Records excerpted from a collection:

:::

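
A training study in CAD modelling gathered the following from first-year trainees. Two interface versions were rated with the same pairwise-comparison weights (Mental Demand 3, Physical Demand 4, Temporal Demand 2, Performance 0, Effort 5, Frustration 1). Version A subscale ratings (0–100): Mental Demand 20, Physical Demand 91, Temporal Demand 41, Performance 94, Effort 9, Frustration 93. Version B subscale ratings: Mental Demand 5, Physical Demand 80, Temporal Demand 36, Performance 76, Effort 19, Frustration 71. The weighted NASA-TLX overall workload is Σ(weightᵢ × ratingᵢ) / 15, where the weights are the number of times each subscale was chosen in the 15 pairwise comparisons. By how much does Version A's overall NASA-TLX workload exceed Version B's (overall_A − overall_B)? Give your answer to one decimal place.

4.7

Version A weighted sum = 3·20 + 4·91 + 2·41 + 0·94 + 5·9 + 1·93 = 60 + 364 + 82 + 0 + 45 + 93 = 644; overall_A = 644/15 = 42.9333.
Version B weighted sum = 3·5 + 4·80 + 2·36 + 0·76 + 5·19 + 1·71 = 15 + 320 + 72 + 0 + 95 + 71 = 573; overall_B = 573/15 = 38.2000.
Difference = 42.9333 − 38.2000 = 4.7333 ≈ 4.7.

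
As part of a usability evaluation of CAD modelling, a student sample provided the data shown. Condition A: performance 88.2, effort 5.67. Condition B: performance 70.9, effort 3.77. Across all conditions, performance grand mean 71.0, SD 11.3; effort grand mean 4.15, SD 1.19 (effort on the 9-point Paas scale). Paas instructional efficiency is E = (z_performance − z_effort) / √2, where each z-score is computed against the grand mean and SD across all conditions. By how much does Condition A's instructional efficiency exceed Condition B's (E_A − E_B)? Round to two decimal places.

-0.05

Condition A: z_P = (88.2 − 71.0)/11.3 = 1.5221; z_E = (5.67 − 4.15)/1.19 = 1.2773; E_A = (1.5221 − 1.2773)/√2 = 0.1731.
Condition B: z_P = (70.9 − 71.0)/11.3 = -0.0088; z_E = (3.77 − 4.15)/1.19 = -0.3193; E_B = (-0.0088 − (-0.3193))/√2 = 0.2196.
E_A − E_B = 0.1731 − 0.2196 = -0.0465 ≈ -0.05.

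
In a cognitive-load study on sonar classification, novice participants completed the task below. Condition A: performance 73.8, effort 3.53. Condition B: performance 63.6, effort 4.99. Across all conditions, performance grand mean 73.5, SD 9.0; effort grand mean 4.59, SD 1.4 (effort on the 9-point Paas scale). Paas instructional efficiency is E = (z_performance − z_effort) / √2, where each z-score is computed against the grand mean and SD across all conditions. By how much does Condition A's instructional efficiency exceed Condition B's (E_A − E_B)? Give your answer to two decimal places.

1.54

Condition A: z_P = (73.8 − 73.5)/9.0 = 0.0333; z_E = (3.53 − 4.59)/1.4 = -0.7571; E_A = (0.0333 − (-0.7571))/√2 = 0.5589.
Condition B: z_P = (63.6 − 73.5)/9.0 = -1.1000; z_E = (4.99 − 4.59)/1.4 = 0.2857; E_B = (-1.1000 − 0.2857)/√2 = -0.9798.
E_A − E_B = 0.5589 − (-0.9798) = 1.5387 ≈ 1.54.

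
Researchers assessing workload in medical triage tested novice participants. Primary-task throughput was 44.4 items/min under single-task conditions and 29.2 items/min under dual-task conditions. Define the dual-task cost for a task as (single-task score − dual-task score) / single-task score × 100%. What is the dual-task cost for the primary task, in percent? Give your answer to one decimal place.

Cost = (44.4 − 29.2) / 44.4 × 100%
     = 15.2000 / 44.4 × 100% = 34.2342%.
≈ 34.2%.

34.2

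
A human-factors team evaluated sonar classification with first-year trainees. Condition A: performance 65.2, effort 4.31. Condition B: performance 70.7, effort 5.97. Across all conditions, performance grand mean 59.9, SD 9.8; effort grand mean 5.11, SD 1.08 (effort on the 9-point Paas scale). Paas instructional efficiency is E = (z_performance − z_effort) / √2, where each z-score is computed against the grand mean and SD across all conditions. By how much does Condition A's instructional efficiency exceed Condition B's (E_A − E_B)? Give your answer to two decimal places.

0.69

Condition A: z_P = (65.2 − 59.9)/9.8 = 0.5408; z_E = (4.31 − 5.11)/1.08 = -0.7407; E_A = (0.5408 − (-0.7407))/√2 = 0.9062.
Condition B: z_P = (70.7 − 59.9)/9.8 = 1.1020; z_E = (5.97 − 5.11)/1.08 = 0.7963; E_B = (1.1020 − 0.7963)/√2 = 0.2162.
E_A − E_B = 0.9062 − 0.2162 = 0.6900 ≈ 0.69.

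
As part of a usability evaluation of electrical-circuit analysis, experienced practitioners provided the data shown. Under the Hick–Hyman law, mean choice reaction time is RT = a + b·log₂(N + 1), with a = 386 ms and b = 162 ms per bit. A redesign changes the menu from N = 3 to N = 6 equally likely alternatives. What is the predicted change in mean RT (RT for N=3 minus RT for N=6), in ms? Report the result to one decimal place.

RT(3) = 386 + 162·log₂(4) = 386 + 162·2.0000 = 710.0000 ms.
RT(6) = 386 + 162·log₂(7) = 386 + 162·2.8074 = 840.7988 ms.
Difference = 710.0000 − 840.7988 = -130.7988 ≈ -130.8 ms.

-130.8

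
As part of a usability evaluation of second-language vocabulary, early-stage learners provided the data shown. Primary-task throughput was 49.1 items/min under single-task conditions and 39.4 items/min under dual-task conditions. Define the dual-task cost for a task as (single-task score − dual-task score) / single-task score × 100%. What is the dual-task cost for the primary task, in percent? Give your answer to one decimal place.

19.8

Cost = (49.1 − 39.4) / 49.1 × 100%
     = 9.7000 / 49.1 × 100% = 19.7556%.
≈ 19.8%.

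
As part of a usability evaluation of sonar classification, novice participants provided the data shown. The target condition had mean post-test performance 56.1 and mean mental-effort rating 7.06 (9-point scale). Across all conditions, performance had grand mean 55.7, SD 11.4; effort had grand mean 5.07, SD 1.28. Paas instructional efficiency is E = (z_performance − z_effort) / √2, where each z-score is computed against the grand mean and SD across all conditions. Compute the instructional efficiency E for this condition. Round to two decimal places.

-1.07

z_performance = (56.1 − 55.7) / 11.4 = 0.4000 / 11.4 = 0.0351.
z_effort = (7.06 − 5.07) / 1.28 = 1.9900 / 1.28 = 1.5547.
z_P − z_E = 0.0351 − 1.5547 = -1.5196.
E = -1.5196 / √2 = -1.5196 / 1.41421 = -1.0745 ≈ -1.07.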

:::

Exercise aim: Transcribe the data above verbatim.

Result:
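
A training study in CAD modelling gathered the following from first-year trainees. Two interface versions were rated with the same pairwise-comparison weights (Mental Demand 3, Physical Demand 4, Temporal Demand 2, Performance 0, Effort 5, Frustration 1). Version A subscale ratings (0–100): Mental Demand 20, Physical Demand 91, Temporal Demand 41, Performance 94, Effort 9, Frustration 93. Version B subscale ratings: Mental Demand 5, Physical Demand 80, Temporal Demand 36, Performance 76, Effort 19, Frustration 71. The weighted NASA-TLX overall workload is Σ(weightᵢ × ratingᵢ) / 15, where the weights are the number of times each subscale was chosen in the 15 pairwise comparisons. By how much does Version A's overall NASA-TLX workload exceed Version B's (overall_A − overall_B)? Give your answer to one decimal place.

4.7

Version A weighted sum = 3·20 + 4·91 + 2·41 + 0·94 + 5·9 + 1·93 = 60 + 364 + 82 + 0 + 45 + 93 = 644; overall_A = 644/15 = 42.9333.
Version B weighted sum = 3·5 + 4·80 + 2·36 + 0·76 + 5·19 + 1·71 = 15 + 320 + 72 + 0 + 95 + 71 = 573; overall_B = 573/15 = 38.2000.
Difference = 42.9333 − 38.2000 = 4.7333 ≈ 4.7.

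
As part of a usability evaluation of CAD modelling, a student sample provided the data shown. Condition A: performance 88.2, effort 5.67. Condition B: performance 70.9, effort 3.77. Across all conditions, performance grand mean 71.0, SD 11.3; effort grand mean 4.15, SD 1.19 (effort on the 9-point Paas scale). Paas instructional efficiency is E = (z_performance − z_effort) / √2, where each z-score is computed against the grand mean and SD across all conditions. By how much does Condition A's instructional efficiency exceed Condition B's (E_A − E_B)? Round to two decimal places.

-0.05

Condition A: z_P = (88.2 − 71.0)/11.3 = 1.5221; z_E = (5.67 − 4.15)/1.19 = 1.2773; E_A = (1.5221 − 1.2773)/√2 = 0.1731.
Condition B: z_P = (70.9 − 71.0)/11.3 = -0.0088; z_E = (3.77 − 4.15)/1.19 = -0.3193; E_B = (-0.0088 − (-0.3193))/√2 = 0.2196.
E_A − E_B = 0.1731 − 0.2196 = -0.0465 ≈ -0.05.

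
In a cognitive-load study on sonar classification, novice participants completed the task below. Condition A: performance 73.8, effort 3.53. Condition B: performance 63.6, effort 4.99. Across all conditions, performance grand mean 73.5, SD 9.0; effort grand mean 4.59, SD 1.4 (effort on the 9-point Paas scale). Paas instructional efficiency is E = (z_performance − z_effort) / √2, where each z-score is computed against the grand mean and SD across all conditions. By how much does Condition A's instructional efficiency exceed Condition B's (E_A − E_B)? Give your answer to two decimal places.

1.54

Condition A: z_P = (73.8 − 73.5)/9.0 = 0.0333; z_E = (3.53 − 4.59)/1.4 = -0.7571; E_A = (0.0333 − (-0.7571))/√2 = 0.5589.
Condition B: z_P = (63.6 − 73.5)/9.0 = -1.1000; z_E = (4.99 − 4.59)/1.4 = 0.2857; E_B = (-1.1000 − 0.2857)/√2 = -0.9798.
E_A − E_B = 0.5589 − (-0.9798) = 1.5387 ≈ 1.54.

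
Researchers assessing workload in medical triage tested novice participants. Primary-task throughput was 44.4 items/min under single-task conditions and 29.2 items/min under dual-task conditions. Define the dual-task cost for a task as (single-task score − dual-task score) / single-task score × 100%. What is the dual-task cost for the primary task, in percent? Give your answer to one decimal place.

Cost = (44.4 − 29.2) / 44.4 × 100%
     = 15.2000 / 44.4 × 100% = 34.2342%.
≈ 34.2%.

34.2

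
A human-factors team evaluated sonar classification with first-year trainees. Condition A: performance 65.2, effort 4.31. Condition B: performance 70.7, effort 5.97. Across all conditions, performance grand mean 59.9, SD 9.8; effort grand mean 5.11, SD 1.08 (effort on the 9-point Paas scale). Paas instructional efficiency is E = (z_performance − z_effort) / √2, where each z-score is computed against the grand mean and SD across all conditions. By how much does Condition A's instructional efficiency exceed Condition B's (E_A − E_B)? Give your answer to two decimal places.

0.69

Condition A: z_P = (65.2 − 59.9)/9.8 = 0.5408; z_E = (4.31 − 5.11)/1.08 = -0.7407; E_A = (0.5408 − (-0.7407))/√2 = 0.9062.
Condition B: z_P = (70.7 − 59.9)/9.8 = 1.1020; z_E = (5.97 − 5.11)/1.08 = 0.7963; E_B = (1.1020 − 0.7963)/√2 = 0.2162.
E_A − E_B = 0.9062 − 0.2162 = 0.6900 ≈ 0.69.

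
As part of a usability evaluation of electrical-circuit analysis, experienced practitioners provided the data shown. Under the Hick–Hyman law, mean choice reaction time is RT = a + b·log₂(N + 1), with a = 386 ms and b = 162 ms per bit. A redesign changes the menu from N = 3 to N = 6 equally likely alternatives. What is the predicted change in mean RT (RT for N=3 minus RT for N=6), in ms? Report the result to one decimal place.

RT(3) = 386 + 162·log₂(4) = 386 + 162·2.0000 = 710.0000 ms.
RT(6) = 386 + 162·log₂(7) = 386 + 162·2.8074 = 840.7988 ms.
Difference = 710.0000 − 840.7988 = -130.7988 ≈ -130.8 ms.

-130.8

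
As part of a usability evaluation of second-language vocabulary, early-stage learners provided the data shown. Primary-task throughput was 49.1 items/min under single-task conditions and 39.4 items/min under dual-task conditions. Define the dual-task cost for a task as (single-task score − dual-task score) / single-task score × 100%. What is the dual-task cost for the primary task, in percent? Give your answer to one decimal place.

19.8

Cost = (49.1 − 39.4) / 49.1 × 100%
     = 9.7000 / 49.1 × 100% = 19.7556%.
≈ 19.8%.

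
As part of a usability evaluation of sonar classification, novice participants provided the data shown. The target condition had mean post-test performance 56.1 and mean mental-effort rating 7.06 (9-point scale). Across all conditions, performance had grand mean 55.7, SD 11.4; effort had grand mean 5.07, SD 1.28. Paas instructional efficiency is E = (z_performance − z_effort) / √2, where each z-score is computed against the grand mean and SD across all conditions. Compute the instructional efficiency E for this condition. Round to two decimal places.

-1.07

z_performance = (56.1 − 55.7) / 11.4 = 0.4000 / 11.4 = 0.0351.
z_effort = (7.06 − 5.07) / 1.28 = 1.9900 / 1.28 = 1.5547.
z_P − z_E = 0.0351 − 1.5547 = -1.5196.
E = -1.5196 / √2 = -1.5196 / 1.41421 = -1.0745 ≈ -1.07.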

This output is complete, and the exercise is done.